What you have to do =>
When the word "values" shows up in a line of the data below, copy that whole line.

=-=-=-=-=

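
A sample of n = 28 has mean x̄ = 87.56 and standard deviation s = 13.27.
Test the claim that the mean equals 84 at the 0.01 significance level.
One-sample t-test:
H₀: μ = 84
H₁: μ ≠ 84
df = n - 1 = 27
t = (x̄ - μ₀) / (s/√n) = (87.56 - 84) / (13.27/√28) = 1.420
p-value = 0.1672

Since p-value > α = 0.01, we fail to reject H₀.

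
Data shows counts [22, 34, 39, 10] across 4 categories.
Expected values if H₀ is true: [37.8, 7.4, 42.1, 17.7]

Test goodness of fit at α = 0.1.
Chi-square goodness of fit test:
H₀: observed counts match expected distribution
H₁: observed counts differ from expected distribution
df = k - 1 = 3
χ² = Σ(O - E)²/E
   = (22 - 37.8)²/37.8 + (34 - 7.4)²/7.4 + (39 - 42.1)²/42.1 + (10 - 17.7)²/17.7
   = 6.604 + 95.616 + 0.228 + 3.350
   = 105.80
p-value < 0.0001

Since p-value < α = 0.1, we reject H₀.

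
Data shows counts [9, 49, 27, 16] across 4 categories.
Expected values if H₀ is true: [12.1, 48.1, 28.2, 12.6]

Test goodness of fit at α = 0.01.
Chi-square goodness of fit test:
H₀: observed counts match expected distribution
H₁: observed counts differ from expected distribution
df = k - 1 = 3
χ² = Σ(O - E)²/E
   = (9 - 12.1)²/12.1 + (49 - 48.1)²/48.1 + (27 - 28.2)²/28.2 + (16 - 12.6)²/12.6
   = 0.794 + 0.017 + 0.051 + 0.917
   = 1.78
p-value = 0.6194

Since p-value > α = 0.01, we fail to reject H₀.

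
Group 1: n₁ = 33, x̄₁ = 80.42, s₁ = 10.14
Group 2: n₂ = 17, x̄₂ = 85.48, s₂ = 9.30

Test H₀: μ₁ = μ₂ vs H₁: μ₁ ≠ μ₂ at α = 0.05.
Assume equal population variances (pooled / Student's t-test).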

=-=-=-=-=

Written solution =>
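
Expected values if H₀ is true: [37.8, 7.4, 42.1, 17.7]
Expected values if H₀ is true: [12.1, 48.1, 28.2, 12.6]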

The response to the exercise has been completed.